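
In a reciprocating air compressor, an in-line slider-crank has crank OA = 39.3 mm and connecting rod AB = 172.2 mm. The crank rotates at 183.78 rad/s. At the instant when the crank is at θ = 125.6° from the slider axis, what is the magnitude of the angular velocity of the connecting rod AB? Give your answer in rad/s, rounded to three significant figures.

ω = 183.8 rad/s
The rod makes angle φ with the slider axis where L sinφ = r sinθ; differentiating, L cosφ·φ̇ = r ω cosθ.
L cosφ = √(L² − r² sin²θ) = 0.16921 m.
|ω_rod| = r ω |cosθ| / √(L² − r² sin²θ) = 0.0393·183.8·0.58212/0.16921 = 24.847 rad/s.

24.8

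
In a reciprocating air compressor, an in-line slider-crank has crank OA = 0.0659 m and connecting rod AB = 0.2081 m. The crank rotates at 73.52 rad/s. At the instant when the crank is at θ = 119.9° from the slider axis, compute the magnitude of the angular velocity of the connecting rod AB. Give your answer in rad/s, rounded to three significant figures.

12.1

ω = 73.52 rad/s
The rod makes angle φ with the slider axis where L sinφ = r sinθ; differentiating, L cosφ·φ̇ = r ω cosθ.
L cosφ = √(L² − r² sin²θ) = 0.2001 m.
|ω_rod| = r ω |cosθ| / √(L² − r² sin²θ) = 0.0659·73.52·0.49849/0.2001 = 12.069 rad/s.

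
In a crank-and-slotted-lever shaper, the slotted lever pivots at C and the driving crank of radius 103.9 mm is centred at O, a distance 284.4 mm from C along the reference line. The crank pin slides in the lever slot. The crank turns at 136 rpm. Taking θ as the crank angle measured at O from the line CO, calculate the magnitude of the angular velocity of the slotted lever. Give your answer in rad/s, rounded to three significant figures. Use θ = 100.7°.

ω = 14.24 rad/s (from 136 rpm).
Crank pin A relative to C: A = (d + r cosθ, r sinθ); lever angle φ = atan2(r sinθ, d + r cosθ).
Differentiating tanφ: φ̇ = rω(d cosθ + r)/(d² + r² + 2dr cosθ).
d² + r² + 2dr cosθ = |CA|² = 0.080706 m²;  d cosθ + r = +0.051096 m.
|ω_lever| = |0.1039·14.24·+0.051096| / 0.080706 = 0.93685 rad/s.

0.937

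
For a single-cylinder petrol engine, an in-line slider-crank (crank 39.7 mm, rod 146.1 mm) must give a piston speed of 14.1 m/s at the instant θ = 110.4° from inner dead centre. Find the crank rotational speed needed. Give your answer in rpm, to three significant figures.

4010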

§ **EXERCISE DIRECTIONS**: Reproduce the listing above verbatim.

§ **ANSWER**:
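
In a reciprocating air compressor, an in-line slider-crank has crank OA = 39.3 mm and connecting rod AB = 172.2 mm. The crank rotates at 183.78 rad/s. At the instant when the crank is at θ = 125.6° from the slider axis, what is the magnitude of the angular velocity of the connecting rod AB? Give your answer in rad/s, rounded to three significant figures.

ω = 183.8 rad/s
The rod makes angle φ with the slider axis where L sinφ = r sinθ; differentiating, L cosφ·φ̇ = r ω cosθ.
L cosφ = √(L² − r² sin²θ) = 0.16921 m.
|ω_rod| = r ω |cosθ| / √(L² − r² sin²θ) = 0.0393·183.8·0.58212/0.16921 = 24.847 rad/s.

24.8

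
In a reciprocating air compressor, an in-line slider-crank has crank OA = 0.0659 m and connecting rod AB = 0.2081 m. The crank rotates at 73.52 rad/s. At the instant when the crank is at θ = 119.9° from the slider axis, compute the magnitude of the angular velocity of the connecting rod AB. Give your answer in rad/s, rounded to three significant figures.

12.1

ω = 73.52 rad/s
The rod makes angle φ with the slider axis where L sinφ = r sinθ; differentiating, L cosφ·φ̇ = r ω cosθ.
L cosφ = √(L² − r² sin²θ) = 0.2001 m.
|ω_rod| = r ω |cosθ| / √(L² − r² sin²θ) = 0.0659·73.52·0.49849/0.2001 = 12.069 rad/s.

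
In a crank-and-slotted-lever shaper, the slotted lever pivots at C and the driving crank of radius 103.9 mm is centred at O, a distance 284.4 mm from C along the reference line. The crank pin slides in the lever slot. The crank turns at 136 rpm. Taking θ as the crank angle measured at O from the line CO, calculate the magnitude of the angular velocity of the slotted lever. Give your answer in rad/s, rounded to three significant figures. Use θ = 100.7°.

ω = 14.24 rad/s (from 136 rpm).
Crank pin A relative to C: A = (d + r cosθ, r sinθ); lever angle φ = atan2(r sinθ, d + r cosθ).
Differentiating tanφ: φ̇ = rω(d cosθ + r)/(d² + r² + 2dr cosθ).
d² + r² + 2dr cosθ = |CA|² = 0.080706 m²;  d cosθ + r = +0.051096 m.
|ω_lever| = |0.1039·14.24·+0.051096| / 0.080706 = 0.93685 rad/s.

0.937

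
For a single-cylinder petrol engine, an in-line slider-crank (crank 39.7 mm, rod 146.1 mm) must give a piston speed of 14.1 m/s at the instant θ = 110.4° from inner dead centre. Find the crank rotational speed needed. Give your answer in rpm, to three significant figures.

4010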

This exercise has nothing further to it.